[Dataset entries]

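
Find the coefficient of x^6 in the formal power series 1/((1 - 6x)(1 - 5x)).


By partial fractions or Cauchy convolution:
The coefficient equals sum_{k=0}^{6} 6^k * 5^(6-k).
= 201811

201811


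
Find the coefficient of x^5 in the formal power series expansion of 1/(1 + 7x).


Write 1/(1 + c x) = 1/(1 - (-c) x) and apply the geometric-series identity
1/(1 - y) = sum_{k>=0} y^k to get 1/(1 + c x) = sum_{k>=0} (-c)^k x^k.
So the coefficient of x^k is (-c)^k = (-1)^k * c^k.
Here c = 7 and k = 5:
(-7)^5 = -1 * 16807 = -16807

-16807


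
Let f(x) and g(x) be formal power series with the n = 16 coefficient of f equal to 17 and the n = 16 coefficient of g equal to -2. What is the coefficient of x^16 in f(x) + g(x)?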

EXERCISE: Write out the records again so that each line matches the original exactly.

ANSWER BELOW:
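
Find the coefficient of x^6 in the formal power series 1/((1 - 6x)(1 - 5x)).


By partial fractions or Cauchy convolution:
The coefficient equals sum_{k=0}^{6} 6^k * 5^(6-k).
= 201811

201811


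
Find the coefficient of x^5 in the formal power series expansion of 1/(1 + 7x).


Write 1/(1 + c x) = 1/(1 - (-c) x) and apply the geometric-series identity
1/(1 - y) = sum_{k>=0} y^k to get 1/(1 + c x) = sum_{k>=0} (-c)^k x^k.
So the coefficient of x^k is (-c)^k = (-1)^k * c^k.
Here c = 7 and k = 5:
(-7)^5 = -1 * 16807 = -16807

-16807


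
Let f(x) and g(x) be formal power series with the n = 16 coefficient of f equal to 17 and the n = 16 coefficient of g equal to -2. What is the coefficient of x^16 in f(x) + g(x)?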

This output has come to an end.